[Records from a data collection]

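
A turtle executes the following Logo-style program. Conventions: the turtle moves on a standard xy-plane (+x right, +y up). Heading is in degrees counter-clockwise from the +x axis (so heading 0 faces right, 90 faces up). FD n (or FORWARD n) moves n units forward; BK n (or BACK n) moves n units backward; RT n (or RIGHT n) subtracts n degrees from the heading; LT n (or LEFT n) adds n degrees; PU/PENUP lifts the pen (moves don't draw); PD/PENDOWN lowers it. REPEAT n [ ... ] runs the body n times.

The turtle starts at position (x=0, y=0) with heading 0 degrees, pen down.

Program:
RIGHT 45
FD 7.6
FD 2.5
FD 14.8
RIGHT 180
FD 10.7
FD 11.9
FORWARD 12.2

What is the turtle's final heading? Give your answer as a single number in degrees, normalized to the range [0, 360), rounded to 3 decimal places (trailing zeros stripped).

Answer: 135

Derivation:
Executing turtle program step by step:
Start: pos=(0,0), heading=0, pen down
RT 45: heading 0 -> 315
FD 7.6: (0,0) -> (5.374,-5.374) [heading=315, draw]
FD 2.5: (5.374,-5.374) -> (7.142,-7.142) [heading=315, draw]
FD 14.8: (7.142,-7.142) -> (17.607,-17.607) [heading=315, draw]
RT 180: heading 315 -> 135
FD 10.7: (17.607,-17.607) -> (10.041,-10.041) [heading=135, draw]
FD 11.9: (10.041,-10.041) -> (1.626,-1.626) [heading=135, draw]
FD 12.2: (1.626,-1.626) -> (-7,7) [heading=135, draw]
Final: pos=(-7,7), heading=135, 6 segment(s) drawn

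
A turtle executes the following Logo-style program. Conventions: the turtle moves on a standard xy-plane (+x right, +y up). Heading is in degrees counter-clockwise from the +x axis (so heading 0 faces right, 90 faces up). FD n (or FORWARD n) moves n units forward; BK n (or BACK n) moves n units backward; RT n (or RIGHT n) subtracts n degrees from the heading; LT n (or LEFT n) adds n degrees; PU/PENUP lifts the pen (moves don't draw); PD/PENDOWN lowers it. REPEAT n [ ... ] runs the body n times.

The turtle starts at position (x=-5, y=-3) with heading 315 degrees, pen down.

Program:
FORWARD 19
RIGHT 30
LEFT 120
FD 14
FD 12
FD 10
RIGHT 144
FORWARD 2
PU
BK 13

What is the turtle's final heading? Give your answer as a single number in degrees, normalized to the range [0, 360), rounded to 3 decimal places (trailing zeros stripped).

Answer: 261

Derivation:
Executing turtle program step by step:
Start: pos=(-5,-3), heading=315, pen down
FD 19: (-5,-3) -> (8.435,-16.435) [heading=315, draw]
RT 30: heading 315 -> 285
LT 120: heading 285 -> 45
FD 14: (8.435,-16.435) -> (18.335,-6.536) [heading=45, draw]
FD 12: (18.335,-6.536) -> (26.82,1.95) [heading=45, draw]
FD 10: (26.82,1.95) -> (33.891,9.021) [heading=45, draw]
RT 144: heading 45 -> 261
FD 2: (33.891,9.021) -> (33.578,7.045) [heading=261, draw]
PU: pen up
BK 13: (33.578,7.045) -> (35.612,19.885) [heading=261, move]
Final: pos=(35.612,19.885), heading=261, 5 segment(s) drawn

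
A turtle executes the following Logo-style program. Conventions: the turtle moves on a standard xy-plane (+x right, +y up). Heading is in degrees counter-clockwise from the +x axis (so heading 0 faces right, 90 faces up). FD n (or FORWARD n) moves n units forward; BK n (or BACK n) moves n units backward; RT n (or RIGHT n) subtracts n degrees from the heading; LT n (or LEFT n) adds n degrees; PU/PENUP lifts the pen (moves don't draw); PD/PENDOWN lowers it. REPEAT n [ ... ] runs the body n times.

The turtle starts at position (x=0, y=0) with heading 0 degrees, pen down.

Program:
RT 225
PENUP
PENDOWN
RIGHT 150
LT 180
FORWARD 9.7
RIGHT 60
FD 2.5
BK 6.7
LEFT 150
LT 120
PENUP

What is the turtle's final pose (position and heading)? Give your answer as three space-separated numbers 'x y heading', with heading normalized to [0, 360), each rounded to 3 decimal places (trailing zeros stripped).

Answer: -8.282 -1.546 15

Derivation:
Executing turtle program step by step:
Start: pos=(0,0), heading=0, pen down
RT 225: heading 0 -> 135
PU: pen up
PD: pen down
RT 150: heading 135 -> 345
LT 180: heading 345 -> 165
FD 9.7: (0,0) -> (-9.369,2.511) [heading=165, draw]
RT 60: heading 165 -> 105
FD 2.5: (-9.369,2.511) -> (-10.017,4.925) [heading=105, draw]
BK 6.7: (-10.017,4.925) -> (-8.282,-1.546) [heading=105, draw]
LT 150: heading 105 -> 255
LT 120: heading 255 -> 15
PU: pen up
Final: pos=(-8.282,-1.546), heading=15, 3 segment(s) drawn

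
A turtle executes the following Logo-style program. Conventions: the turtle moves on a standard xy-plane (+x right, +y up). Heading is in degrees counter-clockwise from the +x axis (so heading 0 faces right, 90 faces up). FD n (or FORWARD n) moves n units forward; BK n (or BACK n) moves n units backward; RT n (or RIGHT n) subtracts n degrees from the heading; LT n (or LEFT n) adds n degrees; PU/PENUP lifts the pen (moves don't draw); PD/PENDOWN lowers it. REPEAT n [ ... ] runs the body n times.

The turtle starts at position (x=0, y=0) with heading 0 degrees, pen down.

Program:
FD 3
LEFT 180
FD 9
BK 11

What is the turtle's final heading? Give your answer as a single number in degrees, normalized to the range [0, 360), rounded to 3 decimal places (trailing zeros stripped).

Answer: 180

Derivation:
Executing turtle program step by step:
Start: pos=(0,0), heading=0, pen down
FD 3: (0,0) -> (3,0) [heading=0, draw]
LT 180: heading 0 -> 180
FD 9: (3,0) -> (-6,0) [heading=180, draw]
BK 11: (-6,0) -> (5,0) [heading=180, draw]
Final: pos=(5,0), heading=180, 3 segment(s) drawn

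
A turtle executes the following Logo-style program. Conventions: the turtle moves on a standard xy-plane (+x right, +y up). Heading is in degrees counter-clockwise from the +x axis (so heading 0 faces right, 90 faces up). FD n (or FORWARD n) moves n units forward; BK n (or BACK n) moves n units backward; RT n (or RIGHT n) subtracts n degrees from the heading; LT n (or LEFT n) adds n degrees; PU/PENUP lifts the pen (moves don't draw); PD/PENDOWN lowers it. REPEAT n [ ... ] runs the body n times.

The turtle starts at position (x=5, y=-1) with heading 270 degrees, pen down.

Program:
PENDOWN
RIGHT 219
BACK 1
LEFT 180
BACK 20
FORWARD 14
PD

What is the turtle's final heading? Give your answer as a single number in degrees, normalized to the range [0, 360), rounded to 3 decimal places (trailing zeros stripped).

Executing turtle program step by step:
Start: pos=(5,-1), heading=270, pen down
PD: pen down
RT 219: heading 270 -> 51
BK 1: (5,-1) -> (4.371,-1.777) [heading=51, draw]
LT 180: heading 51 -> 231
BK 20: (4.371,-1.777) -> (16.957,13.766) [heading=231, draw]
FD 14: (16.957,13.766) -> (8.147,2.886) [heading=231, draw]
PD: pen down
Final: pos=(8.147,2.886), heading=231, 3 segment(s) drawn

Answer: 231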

**Exercise**
Nothing may be omitted; retype every record exactly.

**Finished exercise**
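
A turtle executes the following Logo-style program. Conventions: the turtle moves on a standard xy-plane (+x right, +y up). Heading is in degrees counter-clockwise from the +x axis (so heading 0 faces right, 90 faces up). FD n (or FORWARD n) moves n units forward; BK n (or BACK n) moves n units backward; RT n (or RIGHT n) subtracts n degrees from the heading; LT n (or LEFT n) adds n degrees; PU/PENUP lifts the pen (moves don't draw); PD/PENDOWN lowers it. REPEAT n [ ... ] runs the body n times.

The turtle starts at position (x=0, y=0) with heading 0 degrees, pen down.

Program:
RIGHT 45
FD 7.6
FD 2.5
FD 14.8
RIGHT 180
FD 10.7
FD 11.9
FORWARD 12.2

What is the turtle's final heading? Give your answer as a single number in degrees, normalized to the range [0, 360), rounded to 3 decimal places (trailing zeros stripped).

Answer: 135

Derivation:
Executing turtle program step by step:
Start: pos=(0,0), heading=0, pen down
RT 45: heading 0 -> 315
FD 7.6: (0,0) -> (5.374,-5.374) [heading=315, draw]
FD 2.5: (5.374,-5.374) -> (7.142,-7.142) [heading=315, draw]
FD 14.8: (7.142,-7.142) -> (17.607,-17.607) [heading=315, draw]
RT 180: heading 315 -> 135
FD 10.7: (17.607,-17.607) -> (10.041,-10.041) [heading=135, draw]
FD 11.9: (10.041,-10.041) -> (1.626,-1.626) [heading=135, draw]
FD 12.2: (1.626,-1.626) -> (-7,7) [heading=135, draw]
Final: pos=(-7,7), heading=135, 6 segment(s) drawn

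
A turtle executes the following Logo-style program. Conventions: the turtle moves on a standard xy-plane (+x right, +y up). Heading is in degrees counter-clockwise from the +x axis (so heading 0 faces right, 90 faces up). FD n (or FORWARD n) moves n units forward; BK n (or BACK n) moves n units backward; RT n (or RIGHT n) subtracts n degrees from the heading; LT n (or LEFT n) adds n degrees; PU/PENUP lifts the pen (moves don't draw); PD/PENDOWN lowers it. REPEAT n [ ... ] runs the body n times.

The turtle starts at position (x=-5, y=-3) with heading 315 degrees, pen down.

Program:
FORWARD 19
RIGHT 30
LEFT 120
FD 14
FD 12
FD 10
RIGHT 144
FORWARD 2
PU
BK 13

What is the turtle's final heading? Give your answer as a single number in degrees, normalized to the range [0, 360), rounded to 3 decimal places (trailing zeros stripped).

Answer: 261

Derivation:
Executing turtle program step by step:
Start: pos=(-5,-3), heading=315, pen down
FD 19: (-5,-3) -> (8.435,-16.435) [heading=315, draw]
RT 30: heading 315 -> 285
LT 120: heading 285 -> 45
FD 14: (8.435,-16.435) -> (18.335,-6.536) [heading=45, draw]
FD 12: (18.335,-6.536) -> (26.82,1.95) [heading=45, draw]
FD 10: (26.82,1.95) -> (33.891,9.021) [heading=45, draw]
RT 144: heading 45 -> 261
FD 2: (33.891,9.021) -> (33.578,7.045) [heading=261, draw]
PU: pen up
BK 13: (33.578,7.045) -> (35.612,19.885) [heading=261, move]
Final: pos=(35.612,19.885), heading=261, 5 segment(s) drawn

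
A turtle executes the following Logo-style program. Conventions: the turtle moves on a standard xy-plane (+x right, +y up). Heading is in degrees counter-clockwise from the +x axis (so heading 0 faces right, 90 faces up). FD n (or FORWARD n) moves n units forward; BK n (or BACK n) moves n units backward; RT n (or RIGHT n) subtracts n degrees from the heading; LT n (or LEFT n) adds n degrees; PU/PENUP lifts the pen (moves don't draw); PD/PENDOWN lowers it. REPEAT n [ ... ] runs the body n times.

The turtle starts at position (x=0, y=0) with heading 0 degrees, pen down.

Program:
RT 225
PENUP
PENDOWN
RIGHT 150
LT 180
FORWARD 9.7
RIGHT 60
FD 2.5
BK 6.7
LEFT 150
LT 120
PENUP

What is the turtle's final pose (position and heading)? Give your answer as three space-separated numbers 'x y heading', with heading normalized to [0, 360), each rounded to 3 decimal places (trailing zeros stripped).

Answer: -8.282 -1.546 15

Derivation:
Executing turtle program step by step:
Start: pos=(0,0), heading=0, pen down
RT 225: heading 0 -> 135
PU: pen up
PD: pen down
RT 150: heading 135 -> 345
LT 180: heading 345 -> 165
FD 9.7: (0,0) -> (-9.369,2.511) [heading=165, draw]
RT 60: heading 165 -> 105
FD 2.5: (-9.369,2.511) -> (-10.017,4.925) [heading=105, draw]
BK 6.7: (-10.017,4.925) -> (-8.282,-1.546) [heading=105, draw]
LT 150: heading 105 -> 255
LT 120: heading 255 -> 15
PU: pen up
Final: pos=(-8.282,-1.546), heading=15, 3 segment(s) drawn

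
A turtle executes the following Logo-style program. Conventions: the turtle moves on a standard xy-plane (+x right, +y up). Heading is in degrees counter-clockwise from the +x axis (so heading 0 faces right, 90 faces up). FD n (or FORWARD n) moves n units forward; BK n (or BACK n) moves n units backward; RT n (or RIGHT n) subtracts n degrees from the heading; LT n (or LEFT n) adds n degrees; PU/PENUP lifts the pen (moves don't draw); PD/PENDOWN lowers it. REPEAT n [ ... ] runs the body n times.

The turtle starts at position (x=0, y=0) with heading 0 degrees, pen down.

Program:
FD 3
LEFT 180
FD 9
BK 11

What is the turtle's final heading? Give your answer as a single number in degrees, normalized to the range [0, 360), rounded to 3 decimal places (trailing zeros stripped).

Answer: 180

Derivation:
Executing turtle program step by step:
Start: pos=(0,0), heading=0, pen down
FD 3: (0,0) -> (3,0) [heading=0, draw]
LT 180: heading 0 -> 180
FD 9: (3,0) -> (-6,0) [heading=180, draw]
BK 11: (-6,0) -> (5,0) [heading=180, draw]
Final: pos=(5,0), heading=180, 3 segment(s) drawn

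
A turtle executes the following Logo-style program. Conventions: the turtle moves on a standard xy-plane (+x right, +y up). Heading is in degrees counter-clockwise from the +x axis (so heading 0 faces right, 90 faces up). FD n (or FORWARD n) moves n units forward; BK n (or BACK n) moves n units backward; RT n (or RIGHT n) subtracts n degrees from the heading; LT n (or LEFT n) adds n degrees; PU/PENUP lifts the pen (moves don't draw); PD/PENDOWN lowers it. REPEAT n [ ... ] runs the body n times.

The turtle starts at position (x=5, y=-1) with heading 270 degrees, pen down.

Program:
PENDOWN
RIGHT 219
BACK 1
LEFT 180
BACK 20
FORWARD 14
PD

What is the turtle's final heading? Give your answer as a single number in degrees, normalized to the range [0, 360), rounded to 3 decimal places (trailing zeros stripped).

Executing turtle program step by step:
Start: pos=(5,-1), heading=270, pen down
PD: pen down
RT 219: heading 270 -> 51
BK 1: (5,-1) -> (4.371,-1.777) [heading=51, draw]
LT 180: heading 51 -> 231
BK 20: (4.371,-1.777) -> (16.957,13.766) [heading=231, draw]
FD 14: (16.957,13.766) -> (8.147,2.886) [heading=231, draw]
PD: pen down
Final: pos=(8.147,2.886), heading=231, 3 segment(s) drawn

Answer: 231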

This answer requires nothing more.